# Assignment
Please restate the data word for word, in full.

Recorded data
■ ■ ■
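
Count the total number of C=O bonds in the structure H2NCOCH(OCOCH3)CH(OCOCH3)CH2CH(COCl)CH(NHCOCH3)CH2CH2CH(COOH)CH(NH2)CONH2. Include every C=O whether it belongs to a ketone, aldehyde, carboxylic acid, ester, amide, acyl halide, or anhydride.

H2NCO: amide, 1 C=O (running total 1).
CH(OCOCH3): ester, 1 C=O (running total 2).
CH(OCOCH3): ester, 1 C=O (running total 3).
CH(COCl): acyl halide, 1 C=O (running total 4).
CH(NHCOCH3): amide, 1 C=O (running total 5).
CH(COOH): carboxylic acid, 1 C=O (running total 6).
CONH2: amide, 1 C=O (running total 7).

7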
■ ■ ■
# Response to the task
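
Count the total number of C=O bonds in the structure H2NCOCH(OCOCH3)CH(OCOCH3)CH2CH(COCl)CH(NHCOCH3)CH2CH2CH(COOH)CH(NH2)CONH2. Include every C=O whether it belongs to a ketone, aldehyde, carboxylic acid, ester, amide, acyl halide, or anhydride.

H2NCO: amide, 1 C=O (running total 1).
CH(OCOCH3): ester, 1 C=O (running total 2).
CH(OCOCH3): ester, 1 C=O (running total 3).
CH(COCl): acyl halide, 1 C=O (running total 4).
CH(NHCOCH3): amide, 1 C=O (running total 5).
CH(COOH): carboxylic acid, 1 C=O (running total 6).
CONH2: amide, 1 C=O (running total 7).

7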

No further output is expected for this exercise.